→ YOUR ASSIGNMENT:
Write out the whole listing, matching it exactly.

→ DATASET ENTRIES:

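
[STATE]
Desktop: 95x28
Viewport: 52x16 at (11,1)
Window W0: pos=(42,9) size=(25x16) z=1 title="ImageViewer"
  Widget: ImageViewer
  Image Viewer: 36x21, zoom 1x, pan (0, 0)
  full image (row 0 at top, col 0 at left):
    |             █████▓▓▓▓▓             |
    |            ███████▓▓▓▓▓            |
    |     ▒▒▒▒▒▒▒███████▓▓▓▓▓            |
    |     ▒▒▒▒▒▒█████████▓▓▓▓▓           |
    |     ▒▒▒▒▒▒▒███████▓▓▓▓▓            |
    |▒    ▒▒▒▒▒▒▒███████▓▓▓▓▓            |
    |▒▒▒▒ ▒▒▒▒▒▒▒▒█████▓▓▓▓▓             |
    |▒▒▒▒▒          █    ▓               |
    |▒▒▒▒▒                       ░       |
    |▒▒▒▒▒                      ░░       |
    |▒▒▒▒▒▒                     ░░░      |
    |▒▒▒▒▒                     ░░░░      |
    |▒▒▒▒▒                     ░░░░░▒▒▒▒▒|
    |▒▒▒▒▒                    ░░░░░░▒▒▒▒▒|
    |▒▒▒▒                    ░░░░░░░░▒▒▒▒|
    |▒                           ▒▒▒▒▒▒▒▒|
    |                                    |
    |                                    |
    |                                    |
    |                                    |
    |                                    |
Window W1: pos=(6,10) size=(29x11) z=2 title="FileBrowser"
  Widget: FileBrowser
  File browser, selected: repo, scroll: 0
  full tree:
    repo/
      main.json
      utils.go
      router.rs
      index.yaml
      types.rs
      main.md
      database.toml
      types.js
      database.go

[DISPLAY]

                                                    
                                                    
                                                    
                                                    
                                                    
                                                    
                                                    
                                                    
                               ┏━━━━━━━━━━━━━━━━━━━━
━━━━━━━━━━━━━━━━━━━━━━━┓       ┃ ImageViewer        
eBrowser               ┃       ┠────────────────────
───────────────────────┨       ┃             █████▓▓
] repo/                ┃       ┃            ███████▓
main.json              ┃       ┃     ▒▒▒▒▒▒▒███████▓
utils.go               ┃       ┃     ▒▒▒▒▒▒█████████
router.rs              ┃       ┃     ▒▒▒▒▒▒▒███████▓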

→ WRITTEN RESPONSE:
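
[STATE]
Desktop: 95x28
Viewport: 52x16 at (11,1)
Window W0: pos=(42,9) size=(25x16) z=1 title="ImageViewer"
  Widget: ImageViewer
  Image Viewer: 36x21, zoom 1x, pan (0, 0)
  full image (row 0 at top, col 0 at left):
    |             █████▓▓▓▓▓             |
    |            ███████▓▓▓▓▓            |
    |     ▒▒▒▒▒▒▒███████▓▓▓▓▓            |
    |     ▒▒▒▒▒▒█████████▓▓▓▓▓           |
    |     ▒▒▒▒▒▒▒███████▓▓▓▓▓            |
    |▒    ▒▒▒▒▒▒▒███████▓▓▓▓▓            |
    |▒▒▒▒ ▒▒▒▒▒▒▒▒█████▓▓▓▓▓             |
    |▒▒▒▒▒          █    ▓               |
    |▒▒▒▒▒                       ░       |
    |▒▒▒▒▒                      ░░       |
    |▒▒▒▒▒▒                     ░░░      |
    |▒▒▒▒▒                     ░░░░      |
    |▒▒▒▒▒                     ░░░░░▒▒▒▒▒|
    |▒▒▒▒▒                    ░░░░░░▒▒▒▒▒|
    |▒▒▒▒                    ░░░░░░░░▒▒▒▒|
    |▒                           ▒▒▒▒▒▒▒▒|
    |                                    |
    |                                    |
    |                                    |
    |                                    |
    |                                    |
Window W1: pos=(6,10) size=(29x11) z=2 title="FileBrowser"
  Widget: FileBrowser
  File browser, selected: repo, scroll: 0
  full tree:
    repo/
      main.json
      utils.go
      router.rs
      index.yaml
      types.rs
      main.md
      database.toml
      types.js
      database.go

[DISPLAY]

                                                    
                                                    
                                                    
                                                    
                                                    
                                                    
                                                    
                                                    
                               ┏━━━━━━━━━━━━━━━━━━━━
━━━━━━━━━━━━━━━━━━━━━━━┓       ┃ ImageViewer        
eBrowser               ┃       ┠────────────────────
───────────────────────┨       ┃             █████▓▓
] repo/                ┃       ┃            ███████▓
main.json              ┃       ┃     ▒▒▒▒▒▒▒███████▓
utils.go               ┃       ┃     ▒▒▒▒▒▒█████████
router.rs              ┃       ┃     ▒▒▒▒▒▒▒███████▓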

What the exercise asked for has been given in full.